■ Goal of the exercise:
Beginning with the first line, copy out each line of the material until the line containing "x^2·y + 3·x·y^2 - 4·x + cos(x) = 0" has been copied as well.

■ Data for analysis:
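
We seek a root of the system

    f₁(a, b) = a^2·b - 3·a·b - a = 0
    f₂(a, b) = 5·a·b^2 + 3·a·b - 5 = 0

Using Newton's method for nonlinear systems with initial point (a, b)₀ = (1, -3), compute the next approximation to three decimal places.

(5.056, 3.556)

At (1, -3): F = (5.000, 31.000).
Jacobian J = [[2·a·b - 3·b - 1, a^2 - 3·a], [5·b^2 + 3·b, 10·a·b + 3·a]].
At the point, J = [[2.000, -2.000], [36.000, -27.000]] (det J = 18.000).
Solving J·Δ = −F gives Δ = (4.056, 6.556).
Then the next iterate is (a, b)₁ = (5.056, 3.556).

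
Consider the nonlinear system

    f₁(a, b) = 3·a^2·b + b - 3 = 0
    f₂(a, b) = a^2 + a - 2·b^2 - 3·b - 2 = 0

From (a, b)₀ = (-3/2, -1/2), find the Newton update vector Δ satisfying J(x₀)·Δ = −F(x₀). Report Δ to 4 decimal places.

(-0.8011, 1.3523)

At (-3/2, -1/2): F = (-6.8750, -0.2500).
Jacobian J = [[6·a·b, 3·a^2 + 1], [2·a + 1, -4·b - 3]].
At the point, J = [[4.5000, 7.7500], [-2.0000, -1.0000]] (det J = 11.0000).
Solving J·Δ = −F gives Δ = (-0.8011, 1.3523).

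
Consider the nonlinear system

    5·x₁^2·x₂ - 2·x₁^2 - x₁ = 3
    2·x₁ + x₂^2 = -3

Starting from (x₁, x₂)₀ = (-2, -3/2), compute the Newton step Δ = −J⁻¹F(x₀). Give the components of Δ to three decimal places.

(0.609, 0.823)

At (-2, -3/2): F = (-39.000, 1.250).
Jacobian J = [[10·x₁·x₂ - 4·x₁ - 1, 5·x₁^2], [2, 2·x₂]].
At the point, J = [[37.000, 20.000], [2.000, -3.000]] (det J = -151.000).
Solving J·Δ = −F gives Δ = (0.609, 0.823).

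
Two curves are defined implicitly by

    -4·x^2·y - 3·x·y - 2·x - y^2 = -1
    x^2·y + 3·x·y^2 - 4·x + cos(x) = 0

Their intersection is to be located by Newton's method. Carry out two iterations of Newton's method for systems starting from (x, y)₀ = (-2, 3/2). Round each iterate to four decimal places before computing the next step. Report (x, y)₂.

(-1.0505, 1.3937)

At (-2, 3/2): F = (-12.2500, 0.083853).
Jacobian J = [[-8·x·y - 3·y - 2, -4·x^2 - 3·x - 2·y], [2·x·y + 3·y^2 - sin(x) - 4, x^2 + 6·x·y]].
At the point, J = [[17.5000, -13.0000], [-2.340703, -14.0000]] (det J = -275.429133).
Solving J·Δ = −F gives Δ = (0.6266, -0.0988).
Then the next iterate is (x, y)₁ = (-1.3734, 1.4012).
Round to (-1.3734, 1.4012) and repeat: F = (-3.015265, 0.243257), J = [[9.191665, -6.227110], [-0.978151, -9.660221]].
Δ = (0.3229, -0.0075), so (x, y)₂ = (-1.0505, 1.3937).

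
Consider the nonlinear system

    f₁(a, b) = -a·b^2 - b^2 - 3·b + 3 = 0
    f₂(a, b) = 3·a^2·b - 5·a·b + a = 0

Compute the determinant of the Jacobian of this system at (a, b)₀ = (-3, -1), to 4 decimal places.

126.0000

J = [[-b^2, -2·a·b - 2·b - 3], [6·a·b - 5·b + 1, 3·a^2 - 5·a]].
At the point, J = [[-1.0000, -7.0000], [24.0000, 42.0000]].
det J = 126.0000.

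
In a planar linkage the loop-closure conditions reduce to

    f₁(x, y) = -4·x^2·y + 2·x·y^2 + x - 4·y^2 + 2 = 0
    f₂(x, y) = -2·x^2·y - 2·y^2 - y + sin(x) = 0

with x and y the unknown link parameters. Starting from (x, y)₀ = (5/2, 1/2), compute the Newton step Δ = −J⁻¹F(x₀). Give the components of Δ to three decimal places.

(-5.284, 1.549)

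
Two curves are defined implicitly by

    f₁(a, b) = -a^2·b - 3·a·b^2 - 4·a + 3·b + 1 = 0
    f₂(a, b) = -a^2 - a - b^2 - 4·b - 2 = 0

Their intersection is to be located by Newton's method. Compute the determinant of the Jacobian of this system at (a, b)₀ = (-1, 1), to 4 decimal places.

22.0000

J = [[-2·a·b - 3·b^2 - 4, -a^2 - 6·a·b + 3], [-2·a - 1, -2·b - 4]].
At the point, J = [[-5.0000, 8.0000], [1.0000, -6.0000]].
det J = 22.0000.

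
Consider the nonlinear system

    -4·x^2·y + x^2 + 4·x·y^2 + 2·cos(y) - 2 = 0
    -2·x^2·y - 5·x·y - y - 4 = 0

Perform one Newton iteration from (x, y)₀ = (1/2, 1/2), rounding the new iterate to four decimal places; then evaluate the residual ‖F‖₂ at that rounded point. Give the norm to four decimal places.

3.4840

At (1/2, 1/2): F = (0.005165, -6.0000).
Jacobian J = [[-8·x·y + 2·x + 4·y^2, -4·x^2 + 8·x·y - 2·sin(y)], [-4·x·y - 5·y, -2·x^2 - 5·x - 1]].
At the point, J = [[0.0000, 0.041149], [-3.5000, -4.0000]] (det J = 0.144021).
Solving J·Δ = −F gives Δ = (-1.5708, -0.1255).
Then the next iterate is (x, y)₁ = (-1.0708, 0.3745).
Re-evaluating at (-1.0708, 0.3745): F = (-1.310352, -3.228240), so ‖F‖₂ = 3.4840.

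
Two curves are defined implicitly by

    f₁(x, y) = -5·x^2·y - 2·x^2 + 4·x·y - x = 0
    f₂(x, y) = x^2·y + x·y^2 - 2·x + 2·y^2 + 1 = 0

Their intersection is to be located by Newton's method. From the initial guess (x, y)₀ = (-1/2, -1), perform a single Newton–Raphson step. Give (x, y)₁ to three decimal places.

At (-1/2, -1): F = (3.250, 3.250).
Jacobian J = [[-10·x·y - 4·x + 4·y - 1, -5·x^2 + 4·x], [2·x·y + y^2 - 2, x^2 + 2·x·y + 4·y]].
At the point, J = [[-8.000, -3.250], [0.000, -2.750]] (det J = 22.000).
Solving J·Δ = −F gives Δ = (-0.074, 1.182).
Then the next iterate is (x, y)₁ = (-0.574, 0.182).

(-0.574, 0.182)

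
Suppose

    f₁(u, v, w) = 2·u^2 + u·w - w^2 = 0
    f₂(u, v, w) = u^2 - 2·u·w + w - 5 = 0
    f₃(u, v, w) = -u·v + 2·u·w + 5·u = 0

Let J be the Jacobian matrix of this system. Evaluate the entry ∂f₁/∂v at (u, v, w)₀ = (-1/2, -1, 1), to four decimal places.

0.0000

∂f₁/∂v = 0.
At (-1/2, -1, 1) this is 0.0000.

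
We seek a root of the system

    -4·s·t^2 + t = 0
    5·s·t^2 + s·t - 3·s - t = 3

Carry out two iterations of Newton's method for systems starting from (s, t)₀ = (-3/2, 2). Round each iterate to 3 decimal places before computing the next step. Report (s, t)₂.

(-1.132, 0.564)

At (-3/2, 2): F = (26.000, -33.500).
Jacobian J = [[-4·t^2, -8·s·t + 1], [5·t^2 + t - 3, 10·s·t + s - 1]].
At the point, J = [[-16.000, 25.000], [19.000, -32.500]] (det J = 45.000).
Solving J·Δ = −F gives Δ = (0.167, -0.933).
Then the next iterate is (s, t)₁ = (-1.333, 1.067).
Round to (-1.333, 1.067) and repeat: F = (7.13742, -9.07834), J = [[-4.55396, 12.37849], [3.75944, -16.55611]].
Δ = (0.201, -0.503), so (s, t)₂ = (-1.132, 0.564).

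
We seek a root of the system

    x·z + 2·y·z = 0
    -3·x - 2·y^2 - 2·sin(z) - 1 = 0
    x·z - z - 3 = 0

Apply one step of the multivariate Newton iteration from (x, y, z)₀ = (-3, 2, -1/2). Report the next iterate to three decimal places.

At (-3, 2, -1/2): F = (-0.500, 0.95885, -1.000).
Jacobian J = [[z, 2·z, x + 2·y], [-3, -4·y, -2·cos(z)], [z, 0, x - 1]].
At the point, J = [[-0.500, -1.000, 1.000], [-3.000, -8.000, -1.75517], [-0.500, 0.000, -4.000]] (det J = -8.87758).
Solving J·Δ = −F gives Δ = (-3.333, 1.333, 0.167).
Then the next iterate is (x, y, z)₁ = (-6.333, 3.333, -0.333).

(-6.333, 3.333, -0.333)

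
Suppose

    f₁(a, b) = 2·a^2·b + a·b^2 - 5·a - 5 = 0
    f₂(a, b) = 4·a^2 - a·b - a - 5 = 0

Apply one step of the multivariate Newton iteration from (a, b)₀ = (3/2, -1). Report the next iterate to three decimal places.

At (3/2, -1): F = (-15.500, 4.000).
Jacobian J = [[4·a·b + b^2 - 5, 2·a^2 + 2·a·b], [8·a - b - 1, -a]].
At the point, J = [[-10.000, 1.500], [12.000, -1.500]] (det J = -3.000).
Solving J·Δ = −F gives Δ = (5.750, 48.667).
Then the next iterate is (a, b)₁ = (7.250, 47.667).

(7.250, 47.667)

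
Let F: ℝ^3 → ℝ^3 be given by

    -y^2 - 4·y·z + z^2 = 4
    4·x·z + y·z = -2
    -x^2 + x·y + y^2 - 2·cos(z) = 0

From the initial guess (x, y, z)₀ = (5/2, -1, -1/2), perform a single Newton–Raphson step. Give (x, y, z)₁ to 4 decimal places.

(1.0461, 0.6526, -0.4535)

At (5/2, -1, -1/2): F = (-6.7500, -2.5000, -9.505165).
Jacobian J = [[0, -2·y - 4·z, -4·y + 2·z], [4·z, z, 4·x + y], [-2·x + y, x + 2·y, 2·sin(z)]].
At the point, J = [[0.0000, 4.0000, 3.0000], [-2.0000, -0.5000, 9.0000], [-6.0000, 0.5000, -0.958851]] (det J = -235.670809).
Solving J·Δ = −F gives Δ = (-1.4539, 1.6526, 0.0465).
Then the next iterate is (x, y, z)₁ = (1.0461, 0.6526, -0.4535).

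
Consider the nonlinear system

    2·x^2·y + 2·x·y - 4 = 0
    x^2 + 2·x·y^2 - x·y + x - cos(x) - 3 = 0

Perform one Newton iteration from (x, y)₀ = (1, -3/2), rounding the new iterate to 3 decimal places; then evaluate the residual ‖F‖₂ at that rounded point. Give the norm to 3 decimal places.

46.252

At (1, -3/2): F = (-10.000, 4.45970).
Jacobian J = [[4·x·y + 2·y, 2·x^2 + 2·x], [2·x + 2·y^2 - y + sin(x) + 1, 4·x·y - x]].
At the point, J = [[-9.000, 4.000], [9.84147, -7.000]] (det J = 23.63412).
Solving J·Δ = −F gives Δ = (-2.207, -2.466).
Then the next iterate is (x, y)₁ = (-1.207, -3.966).
Re-evaluating at (-1.207, -3.966): F = (-5.98180, -45.86312), so ‖F‖₂ = 46.252.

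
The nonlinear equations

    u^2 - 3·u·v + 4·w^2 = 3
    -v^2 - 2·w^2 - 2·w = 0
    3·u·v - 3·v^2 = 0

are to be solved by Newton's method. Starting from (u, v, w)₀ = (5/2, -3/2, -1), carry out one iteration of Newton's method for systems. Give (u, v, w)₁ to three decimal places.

At (5/2, -3/2, -1): F = (18.500, -2.250, -18.000).
Jacobian J = [[2·u - 3·v, -3·u, 8·w], [0, -2·v, -4·w - 2], [3·v, 3·u - 6·v, 0]].
At the point, J = [[9.500, -7.500, -8.000], [0.000, 3.000, 2.000], [-4.500, 16.500, 0.000]] (det J = -354.000).
Solving J·Δ = −F gives Δ = (-1.343, 0.725, 0.038).
Then the next iterate is (u, v, w)₁ = (1.157, -0.775, -0.962).

(1.157, -0.775, -0.962)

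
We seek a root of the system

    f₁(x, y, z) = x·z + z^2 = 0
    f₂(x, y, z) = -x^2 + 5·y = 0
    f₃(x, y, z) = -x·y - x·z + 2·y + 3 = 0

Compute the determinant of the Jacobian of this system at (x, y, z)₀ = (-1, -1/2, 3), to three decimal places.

107.500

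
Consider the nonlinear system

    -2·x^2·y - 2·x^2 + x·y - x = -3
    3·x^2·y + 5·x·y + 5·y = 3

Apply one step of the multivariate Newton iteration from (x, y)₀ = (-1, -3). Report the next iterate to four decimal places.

(-1.1111, 1.1111)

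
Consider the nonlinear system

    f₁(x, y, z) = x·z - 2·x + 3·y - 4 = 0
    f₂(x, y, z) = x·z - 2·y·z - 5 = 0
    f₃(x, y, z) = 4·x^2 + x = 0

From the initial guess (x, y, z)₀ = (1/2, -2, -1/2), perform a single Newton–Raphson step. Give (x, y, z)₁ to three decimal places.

(0.200, 1.362, 0.331)

At (1/2, -2, -1/2): F = (-11.250, -7.250, 1.500).
Jacobian J = [[z - 2, 3, x], [z, -2·z, x - 2·y], [8·x + 1, 0, 0]].
At the point, J = [[-2.500, 3.000, 0.500], [-0.500, 1.000, 4.500], [5.000, 0.000, 0.000]] (det J = 65.000).
Solving J·Δ = −F gives Δ = (-0.300, 3.362, 0.831).
Then the next iterate is (x, y, z)₁ = (0.200, 1.362, 0.331).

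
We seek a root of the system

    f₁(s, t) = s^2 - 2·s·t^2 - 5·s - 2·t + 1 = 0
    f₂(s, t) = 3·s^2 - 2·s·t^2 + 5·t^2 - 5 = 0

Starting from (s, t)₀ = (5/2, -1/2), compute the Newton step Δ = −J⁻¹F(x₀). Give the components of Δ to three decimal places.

(-0.948, 1.675)

At (5/2, -1/2): F = (-5.500, 13.750).
Jacobian J = [[2·s - 2·t^2 - 5, -4·s·t - 2], [6·s - 2·t^2, -4·s·t + 10·t]].
At the point, J = [[-0.500, 3.000], [14.500, 0.000]] (det J = -43.500).
Solving J·Δ = −F gives Δ = (-0.948, 1.675).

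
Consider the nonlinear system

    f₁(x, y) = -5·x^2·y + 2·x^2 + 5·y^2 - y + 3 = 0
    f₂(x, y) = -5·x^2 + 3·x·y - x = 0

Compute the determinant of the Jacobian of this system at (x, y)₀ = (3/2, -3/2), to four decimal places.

-430.3750

J = [[-10·x·y + 4·x, -5·x^2 + 10·y - 1], [-10·x + 3·y - 1, 3·x]].
At the point, J = [[28.5000, -27.2500], [-20.5000, 4.5000]].
det J = -430.3750.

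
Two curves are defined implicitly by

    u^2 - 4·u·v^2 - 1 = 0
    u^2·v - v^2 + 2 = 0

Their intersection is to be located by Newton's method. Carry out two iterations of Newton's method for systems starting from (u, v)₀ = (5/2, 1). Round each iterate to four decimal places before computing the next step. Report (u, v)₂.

(-0.1111, 0.3247)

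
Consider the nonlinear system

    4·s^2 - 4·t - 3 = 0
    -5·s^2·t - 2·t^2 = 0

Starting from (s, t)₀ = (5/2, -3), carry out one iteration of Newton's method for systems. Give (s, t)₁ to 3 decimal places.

At (5/2, -3): F = (34.000, 75.750).
Jacobian J = [[8·s, -4], [-10·s·t, -5·s^2 - 4·t]].
At the point, J = [[20.000, -4.000], [75.000, -19.250]] (det J = -85.000).
Solving J·Δ = −F gives Δ = (-4.135, -12.176).
Then the next iterate is (s, t)₁ = (-1.635, -15.176).

(-1.635, -15.176)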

■ Written solution:
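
We seek a root of the system

    f₁(a, b) = a^2·b - 3·a·b - a = 0
    f₂(a, b) = 5·a·b^2 + 3·a·b - 5 = 0

Using Newton's method for nonlinear systems with initial point (a, b)₀ = (1, -3), compute the next approximation to three decimal places.

(5.056, 3.556)

At (1, -3): F = (5.000, 31.000).
Jacobian J = [[2·a·b - 3·b - 1, a^2 - 3·a], [5·b^2 + 3·b, 10·a·b + 3·a]].
At the point, J = [[2.000, -2.000], [36.000, -27.000]] (det J = 18.000).
Solving J·Δ = −F gives Δ = (4.056, 6.556).
Then the next iterate is (a, b)₁ = (5.056, 3.556).

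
Consider the nonlinear system

    f₁(a, b) = 3·a^2·b + b - 3 = 0
    f₂(a, b) = a^2 + a - 2·b^2 - 3·b - 2 = 0

From (a, b)₀ = (-3/2, -1/2), find the Newton update vector Δ satisfying J(x₀)·Δ = −F(x₀). Report Δ to 4 decimal places.

(-0.8011, 1.3523)

At (-3/2, -1/2): F = (-6.8750, -0.2500).
Jacobian J = [[6·a·b, 3·a^2 + 1], [2·a + 1, -4·b - 3]].
At the point, J = [[4.5000, 7.7500], [-2.0000, -1.0000]] (det J = 11.0000).
Solving J·Δ = −F gives Δ = (-0.8011, 1.3523).

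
Consider the nonlinear system

    5·x₁^2·x₂ - 2·x₁^2 - x₁ = 3
    2·x₁ + x₂^2 = -3

Starting from (x₁, x₂)₀ = (-2, -3/2), compute the Newton step Δ = −J⁻¹F(x₀). Give the components of Δ to three decimal places.

(0.609, 0.823)

At (-2, -3/2): F = (-39.000, 1.250).
Jacobian J = [[10·x₁·x₂ - 4·x₁ - 1, 5·x₁^2], [2, 2·x₂]].
At the point, J = [[37.000, 20.000], [2.000, -3.000]] (det J = -151.000).
Solving J·Δ = −F gives Δ = (0.609, 0.823).

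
Two curves are defined implicitly by

    -4·x^2·y - 3·x·y - 2·x - y^2 = -1
    x^2·y + 3·x·y^2 - 4·x + cos(x) = 0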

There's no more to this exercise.